Task input START

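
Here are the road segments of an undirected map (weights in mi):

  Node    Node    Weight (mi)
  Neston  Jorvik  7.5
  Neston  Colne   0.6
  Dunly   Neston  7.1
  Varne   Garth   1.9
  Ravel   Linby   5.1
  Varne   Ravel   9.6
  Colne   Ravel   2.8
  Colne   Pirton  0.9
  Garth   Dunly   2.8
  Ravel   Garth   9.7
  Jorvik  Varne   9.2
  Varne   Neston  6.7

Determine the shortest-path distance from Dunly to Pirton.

8.6 mi

Enumerating some paths:
Dunly–Neston–Colne–Pirton: 7.1+0.6+0.9 = 8.6
Dunly–Garth–Varne–Neston–Colne–Pirton: 2.8+1.9+6.7+0.6+0.9 = 12.9
Cheapest is Dunly–Neston–Colne–Pirton at 8.6 mi.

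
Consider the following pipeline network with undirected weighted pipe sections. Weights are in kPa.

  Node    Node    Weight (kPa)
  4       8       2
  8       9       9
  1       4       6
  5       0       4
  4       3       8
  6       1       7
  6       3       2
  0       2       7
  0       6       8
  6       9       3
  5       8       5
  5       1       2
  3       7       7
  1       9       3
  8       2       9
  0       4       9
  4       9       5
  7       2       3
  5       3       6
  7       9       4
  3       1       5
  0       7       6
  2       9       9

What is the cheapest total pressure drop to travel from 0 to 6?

8 kPa

Enumerating some paths:
0 - 5 - 3 - 6: 4+6+2 = 12
0 - 6: 8 = 8
Cheapest is 0 - 6 at 8 kPa.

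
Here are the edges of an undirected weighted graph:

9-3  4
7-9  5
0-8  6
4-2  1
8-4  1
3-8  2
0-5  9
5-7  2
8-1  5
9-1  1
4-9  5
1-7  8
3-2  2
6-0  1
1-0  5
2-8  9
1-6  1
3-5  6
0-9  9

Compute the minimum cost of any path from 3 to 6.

Candidate routes:
3 - 8 - 4 - 9 - 1 - 6: 2+1+5+1+1 = 10
3 - 9 - 1 - 6: 4+1+1 = 6
3 - 8 - 0 - 6: 2+6+1 = 9
3 - 8 - 1 - 6: 2+5+1 = 8
Cheapest is 3 - 9 - 1 - 6 at 6.

6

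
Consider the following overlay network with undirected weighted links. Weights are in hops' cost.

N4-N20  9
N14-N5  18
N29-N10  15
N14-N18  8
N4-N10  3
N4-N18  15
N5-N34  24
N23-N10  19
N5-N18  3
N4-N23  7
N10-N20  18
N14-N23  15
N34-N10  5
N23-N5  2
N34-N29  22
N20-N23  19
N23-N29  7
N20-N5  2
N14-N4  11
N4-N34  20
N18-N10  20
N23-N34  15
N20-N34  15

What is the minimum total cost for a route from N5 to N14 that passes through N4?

Best N5 to N4: N5–N23–N4 costing 9
Best N4 to N14: N4–N14 costing 11
Total via N4: 9 + 11 = 20 hops' cost.

20 hops' cost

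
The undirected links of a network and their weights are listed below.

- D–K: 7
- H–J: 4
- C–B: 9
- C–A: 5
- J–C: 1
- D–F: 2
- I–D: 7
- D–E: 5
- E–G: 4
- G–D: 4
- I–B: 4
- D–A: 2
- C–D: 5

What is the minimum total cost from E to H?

15

Compare a few routes:
E → D → C → J → H: 5+5+1+4 = 15
E → G → D → C → J → H: 4+4+5+1+4 = 18
E → D → A → C → J → H: 5+2+5+1+4 = 17
Cheapest is E → D → C → J → H at 15.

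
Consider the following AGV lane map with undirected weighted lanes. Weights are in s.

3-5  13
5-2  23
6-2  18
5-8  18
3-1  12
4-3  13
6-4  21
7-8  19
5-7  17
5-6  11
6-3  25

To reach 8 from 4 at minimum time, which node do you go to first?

3

Compare a few routes:
4–3–5–8: 13+13+18 = 44
4–3–5–7–8: 13+13+17+19 = 62
4–6–5–8: 21+11+18 = 50
The minimum is 44 s via 4–3–5–8.
So from 4 the first move is to 3.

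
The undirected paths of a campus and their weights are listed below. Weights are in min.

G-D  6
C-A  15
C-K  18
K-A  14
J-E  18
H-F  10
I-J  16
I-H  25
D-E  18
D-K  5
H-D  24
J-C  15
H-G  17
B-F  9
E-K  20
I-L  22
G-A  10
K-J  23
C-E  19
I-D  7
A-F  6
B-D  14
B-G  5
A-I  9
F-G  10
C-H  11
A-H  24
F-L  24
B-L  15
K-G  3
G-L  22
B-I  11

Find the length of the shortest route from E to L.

Running Dijkstra from E:
E: 0
D: 18  (via E)
J: 18  (via E)
C: 19  (via E)
K: 20  (via E)
G: 23  (via K)
I: 25  (via D)
B: 28  (via G)
H: 30  (via C)
A: 33  (via G)
F: 33  (via G)
L: 43  (via B)
Shortest route: E → K → G → B → L = 43 min.

43 min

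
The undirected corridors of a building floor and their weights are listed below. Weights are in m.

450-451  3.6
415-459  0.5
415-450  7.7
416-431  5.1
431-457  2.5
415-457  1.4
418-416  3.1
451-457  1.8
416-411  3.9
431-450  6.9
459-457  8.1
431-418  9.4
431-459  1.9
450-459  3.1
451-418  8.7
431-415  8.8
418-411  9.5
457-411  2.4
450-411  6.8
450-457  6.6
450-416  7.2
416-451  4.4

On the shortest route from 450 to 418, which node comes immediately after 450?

416

Compare a few routes:
450 - 451 - 416 - 418: 3.6+4.4+3.1 = 11.1
450 - 416 - 418: 7.2+3.1 = 10.3
450 - 451 - 418: 3.6+8.7 = 12.3
450 - 459 - 431 - 416 - 418: 3.1+1.9+5.1+3.1 = 13.2
Cheapest is 450 - 416 - 418 at 10.3 m.
So from 450 the first move is to 416.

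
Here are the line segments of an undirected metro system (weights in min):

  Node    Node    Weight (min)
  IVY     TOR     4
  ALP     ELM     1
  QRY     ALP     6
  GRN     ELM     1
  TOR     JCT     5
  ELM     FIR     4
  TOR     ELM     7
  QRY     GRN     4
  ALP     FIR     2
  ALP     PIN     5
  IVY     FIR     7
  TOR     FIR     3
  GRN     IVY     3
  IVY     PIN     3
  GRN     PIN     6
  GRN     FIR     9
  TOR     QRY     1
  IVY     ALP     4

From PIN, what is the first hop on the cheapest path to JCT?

IVY

Enumerating some paths:
PIN - ALP - FIR - TOR - JCT: 5+2+3+5 = 15
PIN - IVY - GRN - QRY - TOR - JCT: 3+3+4+1+5 = 16
PIN - IVY - TOR - JCT: 3+4+5 = 12
Cheapest is PIN - IVY - TOR - JCT at 12 min.
So from PIN the first move is to IVY.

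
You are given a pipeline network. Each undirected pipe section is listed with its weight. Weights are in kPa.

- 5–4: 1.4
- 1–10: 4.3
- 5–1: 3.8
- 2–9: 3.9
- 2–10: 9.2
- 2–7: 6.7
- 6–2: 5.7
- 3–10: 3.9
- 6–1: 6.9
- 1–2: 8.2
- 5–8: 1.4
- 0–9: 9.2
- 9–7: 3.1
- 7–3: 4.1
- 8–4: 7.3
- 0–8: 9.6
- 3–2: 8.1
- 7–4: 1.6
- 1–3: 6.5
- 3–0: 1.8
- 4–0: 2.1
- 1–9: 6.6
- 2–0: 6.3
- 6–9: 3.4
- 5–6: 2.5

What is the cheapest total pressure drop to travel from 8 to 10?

Candidate routes:
8 → 5 → 4 → 7 → 3 → 10: 1.4+1.4+1.6+4.1+3.9 = 12.4
8 → 5 → 4 → 0 → 3 → 10: 1.4+1.4+2.1+1.8+3.9 = 10.6
8 → 5 → 1 → 10: 1.4+3.8+4.3 = 9.5
The minimum is 9.5 kPa via 8 → 5 → 1 → 10.

9.5 kPa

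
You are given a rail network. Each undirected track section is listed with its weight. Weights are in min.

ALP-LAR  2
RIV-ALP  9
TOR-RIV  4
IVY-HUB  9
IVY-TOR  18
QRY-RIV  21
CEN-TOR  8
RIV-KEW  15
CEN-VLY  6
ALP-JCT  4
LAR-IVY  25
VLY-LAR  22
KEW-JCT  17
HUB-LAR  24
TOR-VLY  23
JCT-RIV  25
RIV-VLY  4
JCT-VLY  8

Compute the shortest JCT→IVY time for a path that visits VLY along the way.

34 min

Best JCT to VLY: JCT → VLY costing 8
Shortest VLY→IVY: VLY → RIV → TOR → IVY = 26
Total via VLY: 8 + 26 = 34 min.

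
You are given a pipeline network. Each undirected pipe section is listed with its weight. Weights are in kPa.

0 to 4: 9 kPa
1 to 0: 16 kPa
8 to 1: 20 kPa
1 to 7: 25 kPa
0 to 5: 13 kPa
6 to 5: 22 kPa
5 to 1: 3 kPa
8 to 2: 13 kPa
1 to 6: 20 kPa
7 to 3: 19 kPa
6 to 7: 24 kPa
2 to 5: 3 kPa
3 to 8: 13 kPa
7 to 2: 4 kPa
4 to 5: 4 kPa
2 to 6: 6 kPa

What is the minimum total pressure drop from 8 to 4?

20 kPa

Running Dijkstra from 8:
8: 0
2: 13  (via 8)
3: 13  (via 8)
5: 16  (via 2)
7: 17  (via 2)
1: 19  (via 5)
6: 19  (via 2)
4: 20  (via 5)
Shortest route: 8–2–5–4 = 20 kPa.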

Task input END

**Assigned task**
Please say how many lines in the records above contain the word "following", giving the number alone.

**Solution**
3